- _EXCERPTED DATA_
--- START ---

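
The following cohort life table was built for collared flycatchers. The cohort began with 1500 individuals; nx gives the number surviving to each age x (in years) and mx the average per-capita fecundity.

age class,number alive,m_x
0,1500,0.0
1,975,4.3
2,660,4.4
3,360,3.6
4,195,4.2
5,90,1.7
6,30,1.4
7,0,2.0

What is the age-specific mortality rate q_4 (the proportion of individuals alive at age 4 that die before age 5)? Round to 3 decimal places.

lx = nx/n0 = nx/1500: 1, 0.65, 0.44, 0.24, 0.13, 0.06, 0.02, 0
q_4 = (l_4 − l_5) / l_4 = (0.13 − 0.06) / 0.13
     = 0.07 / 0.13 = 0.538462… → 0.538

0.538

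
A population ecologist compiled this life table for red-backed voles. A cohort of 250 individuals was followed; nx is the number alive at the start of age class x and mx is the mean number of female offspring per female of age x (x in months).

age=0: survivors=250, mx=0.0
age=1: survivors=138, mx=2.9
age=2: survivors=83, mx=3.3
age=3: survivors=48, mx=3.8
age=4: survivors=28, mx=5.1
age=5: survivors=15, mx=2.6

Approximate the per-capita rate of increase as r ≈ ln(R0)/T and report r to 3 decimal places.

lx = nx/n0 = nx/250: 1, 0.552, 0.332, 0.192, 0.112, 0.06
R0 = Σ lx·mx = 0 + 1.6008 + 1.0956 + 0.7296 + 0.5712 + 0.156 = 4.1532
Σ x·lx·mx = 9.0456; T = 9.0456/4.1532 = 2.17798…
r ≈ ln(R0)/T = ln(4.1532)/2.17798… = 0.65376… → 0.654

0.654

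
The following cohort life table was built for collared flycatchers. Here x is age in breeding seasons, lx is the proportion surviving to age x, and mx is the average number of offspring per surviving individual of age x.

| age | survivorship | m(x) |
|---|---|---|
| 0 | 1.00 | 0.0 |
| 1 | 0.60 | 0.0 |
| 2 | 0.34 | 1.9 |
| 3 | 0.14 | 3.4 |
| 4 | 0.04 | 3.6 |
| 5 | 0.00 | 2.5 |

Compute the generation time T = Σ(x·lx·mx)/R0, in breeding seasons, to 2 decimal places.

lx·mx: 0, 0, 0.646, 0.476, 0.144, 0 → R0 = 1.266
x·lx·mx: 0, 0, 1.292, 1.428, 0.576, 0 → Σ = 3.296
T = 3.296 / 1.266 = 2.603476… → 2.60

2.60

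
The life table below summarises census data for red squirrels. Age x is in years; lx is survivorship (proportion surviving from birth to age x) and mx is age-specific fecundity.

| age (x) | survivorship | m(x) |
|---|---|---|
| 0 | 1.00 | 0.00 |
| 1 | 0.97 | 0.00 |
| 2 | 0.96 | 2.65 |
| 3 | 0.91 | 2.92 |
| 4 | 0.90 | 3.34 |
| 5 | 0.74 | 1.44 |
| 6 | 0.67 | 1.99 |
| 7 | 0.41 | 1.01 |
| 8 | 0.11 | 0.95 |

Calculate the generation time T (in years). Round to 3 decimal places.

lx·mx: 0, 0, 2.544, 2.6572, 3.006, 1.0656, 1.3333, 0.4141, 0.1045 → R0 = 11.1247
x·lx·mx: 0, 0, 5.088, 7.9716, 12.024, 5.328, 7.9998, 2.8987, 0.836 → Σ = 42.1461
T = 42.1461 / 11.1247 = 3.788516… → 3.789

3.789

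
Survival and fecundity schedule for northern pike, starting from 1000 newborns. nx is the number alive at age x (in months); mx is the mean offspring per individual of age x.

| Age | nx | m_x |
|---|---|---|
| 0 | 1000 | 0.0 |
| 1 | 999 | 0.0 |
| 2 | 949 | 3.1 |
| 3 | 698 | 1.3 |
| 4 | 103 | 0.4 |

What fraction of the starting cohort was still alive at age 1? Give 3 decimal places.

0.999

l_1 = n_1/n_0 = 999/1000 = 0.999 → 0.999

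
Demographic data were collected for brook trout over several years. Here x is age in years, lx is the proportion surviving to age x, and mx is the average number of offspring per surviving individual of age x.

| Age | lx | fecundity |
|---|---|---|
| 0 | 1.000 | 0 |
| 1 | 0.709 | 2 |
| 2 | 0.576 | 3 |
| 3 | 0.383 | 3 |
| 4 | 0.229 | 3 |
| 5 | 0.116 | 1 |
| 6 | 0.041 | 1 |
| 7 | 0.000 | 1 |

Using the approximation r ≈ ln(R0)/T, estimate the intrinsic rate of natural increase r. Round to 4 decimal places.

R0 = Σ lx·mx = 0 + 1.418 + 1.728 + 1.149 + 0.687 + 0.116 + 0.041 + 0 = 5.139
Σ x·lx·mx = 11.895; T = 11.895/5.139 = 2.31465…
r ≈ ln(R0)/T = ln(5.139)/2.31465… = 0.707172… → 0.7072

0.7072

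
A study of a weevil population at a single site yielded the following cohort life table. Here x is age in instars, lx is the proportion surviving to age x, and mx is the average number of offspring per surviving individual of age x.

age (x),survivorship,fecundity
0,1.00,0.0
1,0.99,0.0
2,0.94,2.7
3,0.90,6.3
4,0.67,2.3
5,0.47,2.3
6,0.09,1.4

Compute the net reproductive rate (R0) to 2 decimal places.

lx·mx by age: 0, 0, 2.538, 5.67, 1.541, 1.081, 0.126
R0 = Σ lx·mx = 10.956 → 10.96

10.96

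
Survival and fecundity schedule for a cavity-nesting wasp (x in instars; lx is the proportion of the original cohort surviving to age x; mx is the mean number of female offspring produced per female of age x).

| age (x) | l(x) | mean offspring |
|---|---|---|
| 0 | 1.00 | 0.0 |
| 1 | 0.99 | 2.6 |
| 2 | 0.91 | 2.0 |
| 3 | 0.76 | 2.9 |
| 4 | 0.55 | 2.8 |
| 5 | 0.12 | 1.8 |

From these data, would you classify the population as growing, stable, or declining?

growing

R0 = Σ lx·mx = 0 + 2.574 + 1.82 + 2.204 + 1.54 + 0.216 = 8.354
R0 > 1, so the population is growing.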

--- END ---

Output the entries above exactly, please, with nothing dropped.

- _COMPLETED TASK_
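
The following cohort life table was built for collared flycatchers. The cohort began with 1500 individuals; nx gives the number surviving to each age x (in years) and mx the average per-capita fecundity.

age class,number alive,m_x
0,1500,0.0
1,975,4.3
2,660,4.4
3,360,3.6
4,195,4.2
5,90,1.7
6,30,1.4
7,0,2.0

What is the age-specific mortality rate q_4 (the proportion of individuals alive at age 4 that die before age 5)? Round to 3 decimal places.

lx = nx/n0 = nx/1500: 1, 0.65, 0.44, 0.24, 0.13, 0.06, 0.02, 0
q_4 = (l_4 − l_5) / l_4 = (0.13 − 0.06) / 0.13
     = 0.07 / 0.13 = 0.538462… → 0.538

0.538

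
A population ecologist compiled this life table for red-backed voles. A cohort of 250 individuals was followed; nx is the number alive at the start of age class x and mx is the mean number of female offspring per female of age x (x in months).

age=0: survivors=250, mx=0.0
age=1: survivors=138, mx=2.9
age=2: survivors=83, mx=3.3
age=3: survivors=48, mx=3.8
age=4: survivors=28, mx=5.1
age=5: survivors=15, mx=2.6

Approximate the per-capita rate of increase as r ≈ ln(R0)/T and report r to 3 decimal places.

lx = nx/n0 = nx/250: 1, 0.552, 0.332, 0.192, 0.112, 0.06
R0 = Σ lx·mx = 0 + 1.6008 + 1.0956 + 0.7296 + 0.5712 + 0.156 = 4.1532
Σ x·lx·mx = 9.0456; T = 9.0456/4.1532 = 2.17798…
r ≈ ln(R0)/T = ln(4.1532)/2.17798… = 0.65376… → 0.654

0.654

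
The following cohort life table was built for collared flycatchers. Here x is age in breeding seasons, lx is the proportion surviving to age x, and mx is the average number of offspring per surviving individual of age x.

| age | survivorship | m(x) |
|---|---|---|
| 0 | 1.00 | 0.0 |
| 1 | 0.60 | 0.0 |
| 2 | 0.34 | 1.9 |
| 3 | 0.14 | 3.4 |
| 4 | 0.04 | 3.6 |
| 5 | 0.00 | 2.5 |

Compute the generation time T = Σ(x·lx·mx)/R0, in breeding seasons, to 2 decimal places.

lx·mx: 0, 0, 0.646, 0.476, 0.144, 0 → R0 = 1.266
x·lx·mx: 0, 0, 1.292, 1.428, 0.576, 0 → Σ = 3.296
T = 3.296 / 1.266 = 2.603476… → 2.60

2.60

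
The life table below summarises census data for red squirrels. Age x is in years; lx is survivorship (proportion surviving from birth to age x) and mx is age-specific fecundity.

| age (x) | survivorship | m(x) |
|---|---|---|
| 0 | 1.00 | 0.00 |
| 1 | 0.97 | 0.00 |
| 2 | 0.96 | 2.65 |
| 3 | 0.91 | 2.92 |
| 4 | 0.90 | 3.34 |
| 5 | 0.74 | 1.44 |
| 6 | 0.67 | 1.99 |
| 7 | 0.41 | 1.01 |
| 8 | 0.11 | 0.95 |

Calculate the generation time T (in years). Round to 3 decimal places.

lx·mx: 0, 0, 2.544, 2.6572, 3.006, 1.0656, 1.3333, 0.4141, 0.1045 → R0 = 11.1247
x·lx·mx: 0, 0, 5.088, 7.9716, 12.024, 5.328, 7.9998, 2.8987, 0.836 → Σ = 42.1461
T = 42.1461 / 11.1247 = 3.788516… → 3.789

3.789

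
Survival and fecundity schedule for northern pike, starting from 1000 newborns. nx is the number alive at age x (in months); mx is the mean offspring per individual of age x.

| Age | nx | m_x |
|---|---|---|
| 0 | 1000 | 0.0 |
| 1 | 999 | 0.0 |
| 2 | 949 | 3.1 |
| 3 | 698 | 1.3 |
| 4 | 103 | 0.4 |

What fraction of the starting cohort was still alive at age 1? Give 3 decimal places.

0.999

l_1 = n_1/n_0 = 999/1000 = 0.999 → 0.999

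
Demographic data were collected for brook trout over several years. Here x is age in years, lx is the proportion surviving to age x, and mx is the average number of offspring per surviving individual of age x.

| Age | lx | fecundity |
|---|---|---|
| 0 | 1.000 | 0 |
| 1 | 0.709 | 2 |
| 2 | 0.576 | 3 |
| 3 | 0.383 | 3 |
| 4 | 0.229 | 3 |
| 5 | 0.116 | 1 |
| 6 | 0.041 | 1 |
| 7 | 0.000 | 1 |

Using the approximation r ≈ ln(R0)/T, estimate the intrinsic rate of natural increase r. Round to 4 decimal places.

R0 = Σ lx·mx = 0 + 1.418 + 1.728 + 1.149 + 0.687 + 0.116 + 0.041 + 0 = 5.139
Σ x·lx·mx = 11.895; T = 11.895/5.139 = 2.31465…
r ≈ ln(R0)/T = ln(5.139)/2.31465… = 0.707172… → 0.7072

0.7072

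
A study of a weevil population at a single site yielded the following cohort life table. Here x is age in instars, lx is the proportion surviving to age x, and mx is the average number of offspring per surviving individual of age x.

age (x),survivorship,fecundity
0,1.00,0.0
1,0.99,0.0
2,0.94,2.7
3,0.90,6.3
4,0.67,2.3
5,0.47,2.3
6,0.09,1.4

Compute the net reproductive rate (R0) to 2 decimal places.

lx·mx by age: 0, 0, 2.538, 5.67, 1.541, 1.081, 0.126
R0 = Σ lx·mx = 10.956 → 10.96

10.96

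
Survival and fecundity schedule for a cavity-nesting wasp (x in instars; lx is the proportion of the original cohort surviving to age x; mx is the mean number of female offspring produced per female of age x).

| age (x) | l(x) | mean offspring |
|---|---|---|
| 0 | 1.00 | 0.0 |
| 1 | 0.99 | 2.6 |
| 2 | 0.91 | 2.0 |
| 3 | 0.76 | 2.9 |
| 4 | 0.55 | 2.8 |
| 5 | 0.12 | 1.8 |

From these data, would you classify the population as growing, stable, or declining?

growing

R0 = Σ lx·mx = 0 + 2.574 + 1.82 + 2.204 + 1.54 + 0.216 = 8.354
R0 > 1, so the population is growing.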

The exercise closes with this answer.